*** Data ***

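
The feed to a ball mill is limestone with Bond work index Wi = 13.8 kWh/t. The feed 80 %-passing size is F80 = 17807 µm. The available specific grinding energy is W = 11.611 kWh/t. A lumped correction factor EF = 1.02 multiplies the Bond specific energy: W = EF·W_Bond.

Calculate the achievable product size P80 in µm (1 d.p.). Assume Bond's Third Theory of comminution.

P80 = 123.5 µm

Bond:  W = 10 Wi (1/√P − 1/√F)
W_Bond = W / EF = 11.611 / 1.02 = 11.3833 kWh/t
⇒ 1/√P80 = W_Bond/(10·Wi) + 1/√F80
  = 11.3833/(10·13.8) + 1/√17807 = 0.082488 + 0.007494 = 0.089982
P80 = (1/0.089982)² = 11.1134² = 123.51 µm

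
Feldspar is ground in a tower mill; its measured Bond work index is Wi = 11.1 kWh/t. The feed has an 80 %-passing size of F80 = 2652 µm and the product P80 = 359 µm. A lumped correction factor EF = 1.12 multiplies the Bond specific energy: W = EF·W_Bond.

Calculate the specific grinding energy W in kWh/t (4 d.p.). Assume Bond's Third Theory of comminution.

W = 10 Wi / √P80 − 10 Wi / √F80
1/√359 = 0.052778;  1/√2652 = 0.019418
W = 10·11.1·(0.052778 − 0.019418) = 3.7029 kWh/t
Apply correction: 3.7029 × 1.12 = 4.1473 kWh/t

W = 4.1473 kWh/t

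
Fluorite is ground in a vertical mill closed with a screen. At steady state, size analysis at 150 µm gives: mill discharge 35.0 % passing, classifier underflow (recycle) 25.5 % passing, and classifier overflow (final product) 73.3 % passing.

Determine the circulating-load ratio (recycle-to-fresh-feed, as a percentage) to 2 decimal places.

Balance %-passing 150 µm (r = R/F):
(1+r)d = ru + o → r = (o−d)/(d−u)
r = (73.3 − 35.0)/(35.0 − 25.5) = 38.3/9.5 = 4.0316
CL = 100·r = 403.16 %

CL = 403.16 %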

*** End of Data ***

▸ **What is needed**: What is the number of lines in this listing that contain the word "ground"? Answer with that number and nothing else.

▸ **Problem solution**: 2